EXERCISE DESCRIPTION: Take the lines below beginning at the line that has "Answer: -50387" and stopping after the line that has "Answer: $8622124 - 5971", and print them exactly as they are, with no other lines.

DATA FOR ANALYSIS:
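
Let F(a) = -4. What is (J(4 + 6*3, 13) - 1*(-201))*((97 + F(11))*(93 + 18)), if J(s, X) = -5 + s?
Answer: 2250414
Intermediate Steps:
(J(4 + 6*3, 13) - 1*(-201))*((97 + F(11))*(93 + 18)) = ((-5 + (4 + 6*3)) - 1*(-201))*((97 - 4)*(93 + 18)) = ((-5 + (4 + 18)) + 201)*(93*111) = ((-5 + 22) + 201)*10323 = (17 + 201)*10323 = 218*10323 = 2250414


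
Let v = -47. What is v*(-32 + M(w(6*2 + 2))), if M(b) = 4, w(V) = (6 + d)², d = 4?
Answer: 1316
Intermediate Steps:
w(V) = 100 (w(V) = (6 + 4)² = 10² = 100)
v*(-32 + M(w(6*2 + 2))) = -47*(-32 + 4) = -47*(-28) = 1316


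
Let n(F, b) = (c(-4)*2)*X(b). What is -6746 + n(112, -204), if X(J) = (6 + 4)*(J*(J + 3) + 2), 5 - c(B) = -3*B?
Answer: -5747586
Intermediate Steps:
c(B) = 5 + 3*B (c(B) = 5 - (-3)*B = 5 + 3*B)
X(J) = 20 + 10*J*(3 + J) (X(J) = 10*(J*(3 + J) + 2) = 10*(2 + J*(3 + J)) = 20 + 10*J*(3 + J))
n(F, b) = -280 - 420*b - 140*b² (n(F, b) = ((5 + 3*(-4))*2)*(20 + 10*b² + 30*b) = ((5 - 12)*2)*(20 + 10*b² + 30*b) = (-7*2)*(20 + 10*b² + 30*b) = -14*(20 + 10*b² + 30*b) = -280 - 420*b - 140*b²)
-6746 + n(112, -204) = -6746 + (-280 - 420*(-204) - 140*(-204)²) = -6746 + (-280 + 85680 - 140*41616) = -6746 + (-280 + 85680 - 5826240) = -6746 - 5740840 = -5747586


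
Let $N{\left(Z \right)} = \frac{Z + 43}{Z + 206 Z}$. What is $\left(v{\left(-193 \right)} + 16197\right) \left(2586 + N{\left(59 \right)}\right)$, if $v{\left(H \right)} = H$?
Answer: $\frac{168484350560}{4071} \approx 4.1386 \cdot 10^{7}$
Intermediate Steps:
$N{\left(Z \right)} = \frac{43 + Z}{207 Z}$
$\left(v{\left(-193 \right)} + 16197\right) \left(2586 + N{\left(59 \right)}\right) = \left(-193 + 16197\right) \left(2586 + \frac{43 + 59}{207 \cdot 59}\right) = 16004 \left(2586 + \frac{1}{207} \cdot \frac{1}{59} \cdot 102\right) = 16004 \left(2586 + \frac{34}{4071}\right) = 16004 \cdot \frac{10527640}{4071} = \frac{168484350560}{4071}$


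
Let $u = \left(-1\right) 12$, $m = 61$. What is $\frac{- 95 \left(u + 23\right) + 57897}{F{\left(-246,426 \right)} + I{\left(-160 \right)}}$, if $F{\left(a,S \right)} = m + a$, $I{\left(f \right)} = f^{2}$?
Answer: $\frac{56852}{25415} \approx 2.2369$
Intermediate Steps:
$u = -12$
$F{\left(a,S \right)} = 61 + a$
$\frac{- 95 \left(u + 23\right) + 57897}{F{\left(-246,426 \right)} + I{\left(-160 \right)}} = \frac{- 95 \left(-12 + 23\right) + 57897}{\left(61 - 246\right) + \left(-160\right)^{2}} = \frac{\left(-95\right) 11 + 57897}{-185 + 25600} = \frac{-1045 + 57897}{25415} = 56852 \cdot \frac{1}{25415} = \frac{56852}{25415}$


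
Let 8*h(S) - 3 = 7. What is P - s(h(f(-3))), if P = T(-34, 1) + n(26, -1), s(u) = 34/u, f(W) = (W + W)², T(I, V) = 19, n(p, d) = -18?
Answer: -131/5 ≈ -26.200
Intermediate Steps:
f(W) = 4*W² (f(W) = (2*W)² = 4*W²)
h(S) = 5/4 (h(S) = 3/8 + (⅛)*7 = 3/8 + 7/8 = 5/4)
P = 1 (P = 19 - 18 = 1)
P - s(h(f(-3))) = 1 - 34/5/4 = 1 - 34*4/5 = 1 - 1*136/5 = 1 - 136/5 = -131/5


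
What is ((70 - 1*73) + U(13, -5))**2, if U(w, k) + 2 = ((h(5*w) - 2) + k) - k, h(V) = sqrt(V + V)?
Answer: (7 - sqrt(130))**2 ≈ 19.375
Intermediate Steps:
h(V) = sqrt(2)*sqrt(V) (h(V) = sqrt(2*V) = sqrt(2)*sqrt(V))
U(w, k) = -4 + sqrt(10)*sqrt(w) (U(w, k) = -2 + (((sqrt(2)*sqrt(5*w) - 2) + k) - k) = -2 + (((sqrt(2)*(sqrt(5)*sqrt(w)) - 2) + k) - k) = -2 + (((sqrt(10)*sqrt(w) - 2) + k) - k) = -2 + (((-2 + sqrt(10)*sqrt(w)) + k) - k) = -2 + ((-2 + k + sqrt(10)*sqrt(w)) - k) = -2 + (-2 + sqrt(10)*sqrt(w)) = -4 + sqrt(10)*sqrt(w))
((70 - 1*73) + U(13, -5))**2 = ((70 - 1*73) + (-4 + sqrt(10)*sqrt(13)))**2 = ((70 - 73) + (-4 + sqrt(130)))**2 = (-3 + (-4 + sqrt(130)))**2 = (-7 + sqrt(130))**2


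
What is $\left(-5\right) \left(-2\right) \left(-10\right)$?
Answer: $-100$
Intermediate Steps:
$\left(-5\right) \left(-2\right) \left(-10\right) = 10 \left(-10\right) = -100$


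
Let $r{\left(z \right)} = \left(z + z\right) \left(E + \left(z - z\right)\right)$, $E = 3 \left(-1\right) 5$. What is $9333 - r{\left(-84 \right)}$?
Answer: $6813$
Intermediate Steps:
$E = -15$ ($E = \left(-3\right) 5 = -15$)
$r{\left(z \right)} = - 30 z$ ($r{\left(z \right)} = \left(z + z\right) \left(-15 + \left(z - z\right)\right) = 2 z \left(-15 + 0\right) = 2 z \left(-15\right) = - 30 z$)
$9333 - r{\left(-84 \right)} = 9333 - \left(-30\right) \left(-84\right) = 9333 - 2520 = 6813$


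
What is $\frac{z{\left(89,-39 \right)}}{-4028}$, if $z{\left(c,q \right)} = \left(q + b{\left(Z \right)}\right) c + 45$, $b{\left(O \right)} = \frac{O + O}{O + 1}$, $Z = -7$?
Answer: $\frac{9655}{12084} \approx 0.79899$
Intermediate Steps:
$b{\left(O \right)} = \frac{2 O}{1 + O}$
$z{\left(c,q \right)} = 45 + c \left(\frac{7}{3} + q\right)$ ($z{\left(c,q \right)} = \left(q + 2 \left(-7\right) \frac{1}{1 - 7}\right) c + 45 = \left(q + 2 \left(-7\right) \frac{1}{-6}\right) c + 45 = \left(q + 2 \left(-7\right) \left(- \frac{1}{6}\right)\right) c + 45 = \left(q + \frac{7}{3}\right) c + 45 = \left(\frac{7}{3} + q\right) c + 45 = c \left(\frac{7}{3} + q\right) + 45 = 45 + c \left(\frac{7}{3} + q\right)$)
$\frac{z{\left(89,-39 \right)}}{-4028} = \frac{45 + \frac{7}{3} \cdot 89 + 89 \left(-39\right)}{-4028} = \left(45 + \frac{623}{3} - 3471\right) \left(- \frac{1}{4028}\right) = \left(- \frac{9655}{3}\right) \left(- \frac{1}{4028}\right) = \frac{9655}{12084}$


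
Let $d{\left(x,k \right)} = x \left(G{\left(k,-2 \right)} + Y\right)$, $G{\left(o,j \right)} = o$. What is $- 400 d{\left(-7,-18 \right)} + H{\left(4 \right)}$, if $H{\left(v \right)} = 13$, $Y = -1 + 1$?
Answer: $-50387$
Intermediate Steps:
$Y = 0$
$d{\left(x,k \right)} = k x$ ($d{\left(x,k \right)} = x \left(k + 0\right) = x k = k x$)
$- 400 d{\left(-7,-18 \right)} + H{\left(4 \right)} = - 400 \left(\left(-18\right) \left(-7\right)\right) + 13 = \left(-400\right) 126 + 13 = -50400 + 13 = -50387$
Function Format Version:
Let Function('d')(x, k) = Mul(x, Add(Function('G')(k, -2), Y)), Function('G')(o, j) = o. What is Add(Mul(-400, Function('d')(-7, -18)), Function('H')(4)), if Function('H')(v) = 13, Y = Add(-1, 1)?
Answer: -50387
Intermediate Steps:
Y = 0
Function('d')(x, k) = Mul(k, x) (Function('d')(x, k) = Mul(x, Add(k, 0)) = Mul(x, k) = Mul(k, x))
Add(Mul(-400, Function('d')(-7, -18)), Function('H')(4)) = Add(Mul(-400, Mul(-18, -7)), 13) = Add(Mul(-400, 126), 13) = Add(-50400, 13) = -50387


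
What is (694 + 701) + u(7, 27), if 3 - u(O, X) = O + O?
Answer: 1384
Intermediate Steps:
u(O, X) = 3 - 2*O (u(O, X) = 3 - (O + O) = 3 - 2*O)
(694 + 701) + u(7, 27) = (694 + 701) + (3 - 2*7) = 1395 + (3 - 14) = 1395 - 11 = 1384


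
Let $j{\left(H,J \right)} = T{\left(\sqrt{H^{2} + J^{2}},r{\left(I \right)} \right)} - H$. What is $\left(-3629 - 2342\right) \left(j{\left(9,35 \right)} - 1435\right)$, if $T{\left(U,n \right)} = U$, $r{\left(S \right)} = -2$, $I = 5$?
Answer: $8622124 - 5971 \sqrt{1306} \approx 8.4063 \cdot 10^{6}$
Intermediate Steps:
$j{\left(H,J \right)} = \sqrt{H^{2} + J^{2}} - H$
$\left(-3629 - 2342\right) \left(j{\left(9,35 \right)} - 1435\right) = \left(-3629 - 2342\right) \left(\left(\sqrt{9^{2} + 35^{2}} - 9\right) - 1435\right) = - 5971 \left(\left(\sqrt{81 + 1225} - 9\right) - 1435\right) = - 5971 \left(\left(\sqrt{1306} - 9\right) - 1435\right) = - 5971 \left(\left(-9 + \sqrt{1306}\right) - 1435\right) = - 5971 \left(-1444 + \sqrt{1306}\right) = 8622124 - 5971 \sqrt{1306}$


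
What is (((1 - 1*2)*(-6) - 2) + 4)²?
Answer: 64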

ANSWER:
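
Answer: -50387
Intermediate Steps:
Y = 0
Function('d')(x, k) = Mul(k, x) (Function('d')(x, k) = Mul(x, Add(k, 0)) = Mul(x, k) = Mul(k, x))
Add(Mul(-400, Function('d')(-7, -18)), Function('H')(4)) = Add(Mul(-400, Mul(-18, -7)), 13) = Add(Mul(-400, 126), 13) = Add(-50400, 13) = -50387


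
What is (694 + 701) + u(7, 27), if 3 - u(O, X) = O + O?
Answer: 1384
Intermediate Steps:
u(O, X) = 3 - 2*O (u(O, X) = 3 - (O + O) = 3 - 2*O)
(694 + 701) + u(7, 27) = (694 + 701) + (3 - 2*7) = 1395 + (3 - 14) = 1395 - 11 = 1384


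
Let $j{\left(H,J \right)} = T{\left(\sqrt{H^{2} + J^{2}},r{\left(I \right)} \right)} - H$. What is $\left(-3629 - 2342\right) \left(j{\left(9,35 \right)} - 1435\right)$, if $T{\left(U,n \right)} = U$, $r{\left(S \right)} = -2$, $I = 5$?
Answer: $8622124 - 5971 \sqrt{1306} \approx 8.4063 \cdot 10^{6}$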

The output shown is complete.